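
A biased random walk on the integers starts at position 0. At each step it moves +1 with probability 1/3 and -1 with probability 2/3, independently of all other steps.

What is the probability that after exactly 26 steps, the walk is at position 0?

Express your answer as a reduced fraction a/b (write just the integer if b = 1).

Answer: 85201715200/2541865828329

Derivation:
To be at 0 after 26 steps: need exactly 13 steps of +1 and 13 of -1.
Number of such sequences: C(26,13) = 10400600
Each has probability (1/3)^13 · (2/3)^13 = 8192/2541865828329
P = 10400600 · 8192/2541865828329 = 85201715200/2541865828329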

::::::

* _WORK REQUEST_
Transcribe the full listing exactly, leaving out no line.

* _EXERCISE SOLUTION_
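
A biased random walk on the integers starts at position 0. At each step it moves +1 with probability 1/3 and -1 with probability 2/3, independently of all other steps.

What is the probability that after exactly 26 steps, the walk is at position 0?

Express your answer as a reduced fraction a/b (write just the integer if b = 1).

Answer: 85201715200/2541865828329

Derivation:
To be at 0 after 26 steps: need exactly 13 steps of +1 and 13 of -1.
Number of such sequences: C(26,13) = 10400600
Each has probability (1/3)^13 · (2/3)^13 = 8192/2541865828329
P = 10400600 · 8192/2541865828329 = 85201715200/2541865828329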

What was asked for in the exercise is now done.